— Work request —
Output the entire listing that follows verbatim.

— Extracted records —
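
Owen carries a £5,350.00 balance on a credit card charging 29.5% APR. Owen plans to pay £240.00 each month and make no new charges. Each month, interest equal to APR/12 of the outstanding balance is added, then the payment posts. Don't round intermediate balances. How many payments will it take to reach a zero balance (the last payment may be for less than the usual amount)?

33 payments

Monthly rate r = 29.5%/12 = 2.45833% = 0.0245833.
Recurrence: B ← B·(1+r) − £240.00.
Month 1: interest £131.52; balance after payment £5,241.52.
Month 2: interest £128.85; balance after payment £5,130.37.
Closed form: n = −ln(1 − rB₀/P)/ln(1+r) = −ln(0.452)/ln(1.02458) ≈ 32.697, so the balance reaches zero during payment 33.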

— Result of this task —
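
Owen carries a £5,350.00 balance on a credit card charging 29.5% APR. Owen plans to pay £240.00 each month and make no new charges. Each month, interest equal to APR/12 of the outstanding balance is added, then the payment posts. Don't round intermediate balances. How many payments will it take to reach a zero balance (the last payment may be for less than the usual amount)?

33 payments

Monthly rate r = 29.5%/12 = 2.45833% = 0.0245833.
Recurrence: B ← B·(1+r) − £240.00.
Month 1: interest £131.52; balance after payment £5,241.52.
Month 2: interest £128.85; balance after payment £5,130.37.
Closed form: n = −ln(1 − rB₀/P)/ln(1+r) = −ln(0.452)/ln(1.02458) ≈ 32.697, so the balance reaches zero during payment 33.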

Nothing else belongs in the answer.